(Exercise material)
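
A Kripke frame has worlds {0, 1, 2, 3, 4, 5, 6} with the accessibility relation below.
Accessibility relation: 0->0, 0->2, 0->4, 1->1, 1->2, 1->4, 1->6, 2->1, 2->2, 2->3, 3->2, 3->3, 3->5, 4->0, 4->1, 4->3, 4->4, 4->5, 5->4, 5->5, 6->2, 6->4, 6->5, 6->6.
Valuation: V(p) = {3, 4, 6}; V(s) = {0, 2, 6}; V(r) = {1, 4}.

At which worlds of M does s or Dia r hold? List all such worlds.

0, 1, 2, 4, 5, 6

Recall that Dia ψ holds at a world iff ψ holds at some accessible world.
Let φ = s or Dia r. Evaluate φ at each world:
  0 (successors {0, 2, 4}): φ is true.
  1 (successors {1, 2, 4, 6}): φ is true.
  2 (successors {1, 2, 3}): φ is true.
  3 (successors {2, 3, 5}): φ is false.
  4 (successors {0, 1, 3, 4, 5}): φ is true.
  5 (successors {4, 5}): φ is true.
  6 (successors {2, 4, 5, 6}): φ is true.
For instance, at 4:
  At 4: s is false, Dia r is true, so s or Dia r is true.
    At 4: Dia r requires r at some successor in {0, 1, 3, 4, 5}.
      r holds at 1, so Dia r is true at 4.
Satisfying worlds: {0, 1, 2, 4, 5, 6}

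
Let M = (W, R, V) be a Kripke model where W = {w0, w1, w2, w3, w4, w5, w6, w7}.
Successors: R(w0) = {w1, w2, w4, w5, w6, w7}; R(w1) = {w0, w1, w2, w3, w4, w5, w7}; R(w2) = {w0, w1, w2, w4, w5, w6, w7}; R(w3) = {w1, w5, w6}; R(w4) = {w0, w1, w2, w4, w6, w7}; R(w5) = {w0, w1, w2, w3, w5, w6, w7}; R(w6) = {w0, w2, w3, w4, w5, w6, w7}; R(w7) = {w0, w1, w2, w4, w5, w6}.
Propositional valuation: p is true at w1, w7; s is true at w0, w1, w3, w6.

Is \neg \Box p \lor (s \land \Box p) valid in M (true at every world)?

Recall that \Box ψ holds at a world iff ψ holds at every accessible world, and \Diamond ψ holds iff ψ holds at some accessible world.
Let φ = \neg \Box p \lor (s \land \Box p). Evaluate φ at each world:
  w0 (successors {w1, w2, w4, w5, w6, w7}): φ is true.
  w1 (successors {w0, w1, w2, w3, w4, w5, w7}): φ is true.
  w2 (successors {w0, w1, w2, w4, w5, w6, w7}): φ is true.
  w3 (successors {w1, w5, w6}): φ is true.
  w4 (successors {w0, w1, w2, w4, w6, w7}): φ is true.
  w5 (successors {w0, w1, w2, w3, w5, w6, w7}): φ is true.
  w6 (successors {w0, w2, w3, w4, w5, w6, w7}): φ is true.
  w7 (successors {w0, w1, w2, w4, w5, w6}): φ is true.
For instance, at w1:
  At w1: \neg \Box p is true, s \land \Box p is false, so \neg \Box p \lor (s \land \Box p) is true.
    At w1: \Box p is false, so \neg \Box p is true.
      At w1: \Box p requires p at every successor {w0, w1, w2, w3, w4, w5, w7}.
        p fails at w0, so \Box p is false at w1.
    At w1: s is true, \Box p is false, so s \land \Box p is false.
      At w1: \Box p requires p at every successor {w0, w1, w2, w3, w4, w5, w7}.
        p fails at w0, so \Box p is false at w1.

Yes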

(Task goal) Return every line from the entries above that includes the word "Kripke".

(Solved exercise)
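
A Kripke frame has worlds {0, 1, 2, 3, 4, 5, 6} with the accessibility relation below.
Let M = (W, R, V) be a Kripke model where W = {w0, w1, w2, w3, w4, w5, w6, w7}.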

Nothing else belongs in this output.